▸ **Task details**: Your job is to copy the data that follows exactly, every line included.

▸ **Provided information**:
BEGIN
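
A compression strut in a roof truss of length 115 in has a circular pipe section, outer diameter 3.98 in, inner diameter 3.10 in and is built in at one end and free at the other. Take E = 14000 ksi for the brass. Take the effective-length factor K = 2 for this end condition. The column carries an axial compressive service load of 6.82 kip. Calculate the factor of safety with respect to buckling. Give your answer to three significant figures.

d_o = 3.98 in, d_i = 3.10 in
I = π(d_o⁴ − d_i⁴)/64 = π(3.98⁴ − 3.100⁴)/64 = 7.784 in⁴
Effective length L_e = K·L = 2 × 115 = 230.0 in
P_cr = π²EI / L_e² = π² × 14000×10³ × 7.784 / 230.0² = 2.033×10^4 lb
Factor of safety n = P_cr / P = 20.331 / 6.82 = 2.98

n ≈ 2.98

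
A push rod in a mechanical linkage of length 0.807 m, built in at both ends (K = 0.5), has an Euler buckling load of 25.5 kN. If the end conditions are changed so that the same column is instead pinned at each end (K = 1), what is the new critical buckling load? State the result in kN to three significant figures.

P_cr ∝ 1/K², so P_cr,new = P_cr,old × (K_old/K_new)² = 25.5 × (0.5/1)²
= 25.5 × 0.2500 = 6.38 kN

P_cr ≈ 6.38 kN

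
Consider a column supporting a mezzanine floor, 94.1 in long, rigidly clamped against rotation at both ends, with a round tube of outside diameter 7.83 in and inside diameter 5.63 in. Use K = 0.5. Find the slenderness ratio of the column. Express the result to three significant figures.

d_o = 7.83 in, d_i = 5.63 in
I = π(d_o⁴ − d_i⁴)/64 = π(7.83⁴ − 5.630⁴)/64 = 135.2 in⁴
A = 23.26 in²;  r_min = √(I/A) = √(135.2/23.26) = 2.411 in
L_e = K·L = 0.5 × 94.1 = 47.05 in
λ = L_e / r_min = 47.050 / 2.411 = 19.5

λ ≈ 19.5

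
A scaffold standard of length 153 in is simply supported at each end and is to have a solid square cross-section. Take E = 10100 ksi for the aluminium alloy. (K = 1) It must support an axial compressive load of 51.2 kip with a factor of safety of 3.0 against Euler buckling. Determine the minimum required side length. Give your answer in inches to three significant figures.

a ≈ 4.56 in

Required P_cr = n·P = 3.0 × 51.2 = 153.6 kip
L_e = K·L = 1 × 153 = 153.0 in
Required I = P_cr·L_e²/(π²E) = 1.536×10^5 × 153.0² / (π² × 1.01×10^7) = 36.07 in⁴
Solid square: I = a⁴/12  ⇒  a = (12I)^(1/4) = (12×36.07)^(1/4) = 4.56 in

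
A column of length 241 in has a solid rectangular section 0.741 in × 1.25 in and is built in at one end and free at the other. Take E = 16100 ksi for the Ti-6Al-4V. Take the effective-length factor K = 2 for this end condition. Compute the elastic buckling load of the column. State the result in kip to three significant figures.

Buckling occurs about the weak axis: I_min = h·b³/12 with b = 0.741 in (the shorter side).
I_min = 1.25×0.741³/12 = 4.238×10^-2 in⁴
Effective length L_e = K·L = 2 × 241 = 482.0 in
P_cr = π²EI / L_e² = π² × 16100×10³ × 4.238×10^-2 / 482.0² = 28.99 lb

P_cr ≈ 0.0290 kip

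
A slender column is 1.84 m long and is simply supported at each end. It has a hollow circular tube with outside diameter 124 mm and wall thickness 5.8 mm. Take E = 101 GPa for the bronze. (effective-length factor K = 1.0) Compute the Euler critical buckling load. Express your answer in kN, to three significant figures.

Inner diameter d_i = 124 − 2×5.8 = 112.4 mm
I = π(d_o⁴ − d_i⁴)/64 = π(124⁴ − 112.4⁴)/64 = 3.770×10^6 mm⁴
I = 3.770×10^6 mm⁴ = 3.770×10^-6 m⁴
Effective length L_e = K·L = 1 × 1.84 = 1.840 m
P_cr = π²EI / L_e² = π² × 101×10⁹ × 3.770×10^-6 / 1.840² = 1.110×10^6 N

P_cr ≈ 1110 kN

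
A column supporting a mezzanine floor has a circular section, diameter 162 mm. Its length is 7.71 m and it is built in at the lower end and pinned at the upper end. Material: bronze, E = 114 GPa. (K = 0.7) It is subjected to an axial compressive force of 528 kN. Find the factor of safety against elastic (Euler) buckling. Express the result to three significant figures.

I = πd⁴/64 = π×162⁴/64 = 3.381×10^7 mm⁴
I = 3.381×10^7 mm⁴ = 3.381×10^-5 m⁴
Effective length L_e = K·L = 0.7 × 7.71 = 5.397 m
P_cr = π²EI / L_e² = π² × 114×10⁹ × 3.381×10^-5 / 5.397² = 1.306×10^6 N
Factor of safety n = P_cr / P = 1306.0 / 528 = 2.47

n ≈ 2.47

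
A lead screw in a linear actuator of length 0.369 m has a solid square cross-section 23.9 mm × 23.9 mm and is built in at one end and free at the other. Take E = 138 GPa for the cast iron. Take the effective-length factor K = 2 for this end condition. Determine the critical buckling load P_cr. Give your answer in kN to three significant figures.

I = a⁴/12 = 23.9⁴/12 = 2.719×10^4 mm⁴
I = 2.719×10^4 mm⁴ = 2.719×10^-8 m⁴
Effective length L_e = K·L = 2 × 0.369 = 0.7380 m
P_cr = π²EI / L_e² = π² × 138×10⁹ × 2.719×10^-8 / 0.7380² = 6.799×10^4 N

P_cr ≈ 68.0 kN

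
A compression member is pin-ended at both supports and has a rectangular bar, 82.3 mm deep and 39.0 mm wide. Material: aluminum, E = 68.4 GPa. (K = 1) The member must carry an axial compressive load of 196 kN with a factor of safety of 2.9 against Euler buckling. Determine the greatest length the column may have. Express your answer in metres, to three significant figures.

Buckling occurs about the weak axis: I_min = h·b³/12 with b = 39.0 mm (the shorter side).
I_min = 82.3×39.0³/12 = 4.068×10^5 mm⁴
I = 4.068×10^-7 m⁴
Required critical load P_cr = n·P = 2.9 × 196 = 568.4 kN = 5.684×10^5 N
From P_cr = π²EI/(K·L)²:  L = (1/K)·√(π²EI/P_cr) = (1/1)·√(π²×6.84×10^10×4.068×10^-7/5.684×10^5)
L = 0.695 m

L_max ≈ 0.695 m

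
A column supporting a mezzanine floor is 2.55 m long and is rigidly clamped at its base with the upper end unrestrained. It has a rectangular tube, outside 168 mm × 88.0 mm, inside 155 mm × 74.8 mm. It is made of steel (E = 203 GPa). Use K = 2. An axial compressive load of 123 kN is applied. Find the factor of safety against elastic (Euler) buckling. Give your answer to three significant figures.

n ≈ 2.59

Weak-axis I_min = (h_o·b_o³ − h_i·b_i³)/12 with b_o = 88.0, b_i = 74.80 mm (shorter outer/inner sides).
I_min = (168×88.0³ − 155.0×74.80³)/12 = 4.135×10^6 mm⁴
I = 4.135×10^6 mm⁴ = 4.135×10^-6 m⁴
Effective length L_e = K·L = 2 × 2.55 = 5.100 m
P_cr = π²EI / L_e² = π² × 203×10⁹ × 4.135×10^-6 / 5.100² = 3.185×10^5 N
Factor of safety n = P_cr / P = 318.51 / 123 = 2.59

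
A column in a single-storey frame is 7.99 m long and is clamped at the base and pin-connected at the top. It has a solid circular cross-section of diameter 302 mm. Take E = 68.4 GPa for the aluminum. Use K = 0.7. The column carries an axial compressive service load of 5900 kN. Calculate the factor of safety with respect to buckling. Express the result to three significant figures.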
END
▸ **Answer area**:
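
A compression strut in a roof truss of length 115 in has a circular pipe section, outer diameter 3.98 in, inner diameter 3.10 in and is built in at one end and free at the other. Take E = 14000 ksi for the brass. Take the effective-length factor K = 2 for this end condition. The column carries an axial compressive service load of 6.82 kip. Calculate the factor of safety with respect to buckling. Give your answer to three significant figures.

d_o = 3.98 in, d_i = 3.10 in
I = π(d_o⁴ − d_i⁴)/64 = π(3.98⁴ − 3.100⁴)/64 = 7.784 in⁴
Effective length L_e = K·L = 2 × 115 = 230.0 in
P_cr = π²EI / L_e² = π² × 14000×10³ × 7.784 / 230.0² = 2.033×10^4 lb
Factor of safety n = P_cr / P = 20.331 / 6.82 = 2.98

n ≈ 2.98

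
A push rod in a mechanical linkage of length 0.807 m, built in at both ends (K = 0.5), has an Euler buckling load of 25.5 kN. If the end conditions are changed so that the same column is instead pinned at each end (K = 1), what is the new critical buckling load? State the result in kN to three significant figures.

P_cr ∝ 1/K², so P_cr,new = P_cr,old × (K_old/K_new)² = 25.5 × (0.5/1)²
= 25.5 × 0.2500 = 6.38 kN

P_cr ≈ 6.38 kN

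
Consider a column supporting a mezzanine floor, 94.1 in long, rigidly clamped against rotation at both ends, with a round tube of outside diameter 7.83 in and inside diameter 5.63 in. Use K = 0.5. Find the slenderness ratio of the column. Express the result to three significant figures.

d_o = 7.83 in, d_i = 5.63 in
I = π(d_o⁴ − d_i⁴)/64 = π(7.83⁴ − 5.630⁴)/64 = 135.2 in⁴
A = 23.26 in²;  r_min = √(I/A) = √(135.2/23.26) = 2.411 in
L_e = K·L = 0.5 × 94.1 = 47.05 in
λ = L_e / r_min = 47.050 / 2.411 = 19.5

λ ≈ 19.5

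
A scaffold standard of length 153 in is simply supported at each end and is to have a solid square cross-section. Take E = 10100 ksi for the aluminium alloy. (K = 1) It must support an axial compressive load of 51.2 kip with a factor of safety of 3.0 against Euler buckling. Determine the minimum required side length. Give your answer in inches to three significant figures.

a ≈ 4.56 in

Required P_cr = n·P = 3.0 × 51.2 = 153.6 kip
L_e = K·L = 1 × 153 = 153.0 in
Required I = P_cr·L_e²/(π²E) = 1.536×10^5 × 153.0² / (π² × 1.01×10^7) = 36.07 in⁴
Solid square: I = a⁴/12  ⇒  a = (12I)^(1/4) = (12×36.07)^(1/4) = 4.56 in

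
A column of length 241 in has a solid rectangular section 0.741 in × 1.25 in and is built in at one end and free at the other. Take E = 16100 ksi for the Ti-6Al-4V. Take the effective-length factor K = 2 for this end condition. Compute the elastic buckling load of the column. State the result in kip to three significant figures.

Buckling occurs about the weak axis: I_min = h·b³/12 with b = 0.741 in (the shorter side).
I_min = 1.25×0.741³/12 = 4.238×10^-2 in⁴
Effective length L_e = K·L = 2 × 241 = 482.0 in
P_cr = π²EI / L_e² = π² × 16100×10³ × 4.238×10^-2 / 482.0² = 28.99 lb

P_cr ≈ 0.0290 kip

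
A slender column is 1.84 m long and is simply supported at each end. It has a hollow circular tube with outside diameter 124 mm and wall thickness 5.8 mm. Take E = 101 GPa for the bronze. (effective-length factor K = 1.0) Compute the Euler critical buckling load. Express your answer in kN, to three significant figures.

Inner diameter d_i = 124 − 2×5.8 = 112.4 mm
I = π(d_o⁴ − d_i⁴)/64 = π(124⁴ − 112.4⁴)/64 = 3.770×10^6 mm⁴
I = 3.770×10^6 mm⁴ = 3.770×10^-6 m⁴
Effective length L_e = K·L = 1 × 1.84 = 1.840 m
P_cr = π²EI / L_e² = π² × 101×10⁹ × 3.770×10^-6 / 1.840² = 1.110×10^6 N

P_cr ≈ 1110 kN

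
A column supporting a mezzanine floor has a circular section, diameter 162 mm. Its length is 7.71 m and it is built in at the lower end and pinned at the upper end. Material: bronze, E = 114 GPa. (K = 0.7) It is subjected to an axial compressive force of 528 kN. Find the factor of safety against elastic (Euler) buckling. Express the result to three significant figures.

I = πd⁴/64 = π×162⁴/64 = 3.381×10^7 mm⁴
I = 3.381×10^7 mm⁴ = 3.381×10^-5 m⁴
Effective length L_e = K·L = 0.7 × 7.71 = 5.397 m
P_cr = π²EI / L_e² = π² × 114×10⁹ × 3.381×10^-5 / 5.397² = 1.306×10^6 N
Factor of safety n = P_cr / P = 1306.0 / 528 = 2.47

n ≈ 2.47

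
A lead screw in a linear actuator of length 0.369 m has a solid square cross-section 23.9 mm × 23.9 mm and is built in at one end and free at the other. Take E = 138 GPa for the cast iron. Take the effective-length factor K = 2 for this end condition. Determine the critical buckling load P_cr. Give your answer in kN to three significant figures.

I = a⁴/12 = 23.9⁴/12 = 2.719×10^4 mm⁴
I = 2.719×10^4 mm⁴ = 2.719×10^-8 m⁴
Effective length L_e = K·L = 2 × 0.369 = 0.7380 m
P_cr = π²EI / L_e² = π² × 138×10⁹ × 2.719×10^-8 / 0.7380² = 6.799×10^4 N

P_cr ≈ 68.0 kN

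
A compression member is pin-ended at both supports and has a rectangular bar, 82.3 mm deep and 39.0 mm wide. Material: aluminum, E = 68.4 GPa. (K = 1) The member must carry an axial compressive load of 196 kN with a factor of safety of 2.9 against Euler buckling. Determine the greatest length the column may have. Express your answer in metres, to three significant figures.

Buckling occurs about the weak axis: I_min = h·b³/12 with b = 39.0 mm (the shorter side).
I_min = 82.3×39.0³/12 = 4.068×10^5 mm⁴
I = 4.068×10^-7 m⁴
Required critical load P_cr = n·P = 2.9 × 196 = 568.4 kN = 5.684×10^5 N
From P_cr = π²EI/(K·L)²:  L = (1/K)·√(π²EI/P_cr) = (1/1)·√(π²×6.84×10^10×4.068×10^-7/5.684×10^5)
L = 0.695 m

L_max ≈ 0.695 m

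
A column supporting a mezzanine floor is 2.55 m long and is rigidly clamped at its base with the upper end unrestrained. It has a rectangular tube, outside 168 mm × 88.0 mm, inside 155 mm × 74.8 mm. It is made of steel (E = 203 GPa). Use K = 2. An axial compressive load of 123 kN is applied. Find the factor of safety against elastic (Euler) buckling. Give your answer to three significant figures.

n ≈ 2.59

Weak-axis I_min = (h_o·b_o³ − h_i·b_i³)/12 with b_o = 88.0, b_i = 74.80 mm (shorter outer/inner sides).
I_min = (168×88.0³ − 155.0×74.80³)/12 = 4.135×10^6 mm⁴
I = 4.135×10^6 mm⁴ = 4.135×10^-6 m⁴
Effective length L_e = K·L = 2 × 2.55 = 5.100 m
P_cr = π²EI / L_e² = π² × 203×10⁹ × 4.135×10^-6 / 5.100² = 3.185×10^5 N
Factor of safety n = P_cr / P = 318.51 / 123 = 2.59

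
A column in a single-storey frame is 7.99 m long and is clamped at the base and pin-connected at the top. It has a solid circular cross-section of diameter 302 mm. Take E = 68.4 GPa for the aluminum. Use K = 0.7. The column carries an axial compressive service load of 5900 kN. Calculate the factor of safety with respect to buckling. Express the result to three significant figures.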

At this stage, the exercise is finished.